● Task objective
Every record here needs to be written out again exactly.

Saved data entries
+ + + + +

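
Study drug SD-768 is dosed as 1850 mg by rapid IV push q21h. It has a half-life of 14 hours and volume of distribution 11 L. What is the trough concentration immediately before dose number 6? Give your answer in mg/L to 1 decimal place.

91.5 mg/L

f = (1/2)^(τ/t½) = (1/2)^(21/14) ≈ 0.3536.
C₀ = D/Vd = 1850/11 ≈ 168.182 mg/L.
Before the 6th dose, 5 doses have been given. Superposition: Cmin = C₀·(f + f² + … + f^5).
≈ 168.182 × (0.3536 + 0.1250 + 0.0442 + 0.0156 + 0.0055) ≈ 168.182 × 0.5439 ≈ 91.474 mg/L.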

+ + + + +

● Expected output
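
Study drug SD-768 is dosed as 1850 mg by rapid IV push q21h. It has a half-life of 14 hours and volume of distribution 11 L. What is the trough concentration immediately before dose number 6? Give your answer in mg/L to 1 decimal place.

91.5 mg/L

f = (1/2)^(τ/t½) = (1/2)^(21/14) ≈ 0.3536.
C₀ = D/Vd = 1850/11 ≈ 168.182 mg/L.
Before the 6th dose, 5 doses have been given. Superposition: Cmin = C₀·(f + f² + … + f^5).
≈ 168.182 × (0.3536 + 0.1250 + 0.0442 + 0.0156 + 0.0055) ≈ 168.182 × 0.5439 ≈ 91.474 mg/L.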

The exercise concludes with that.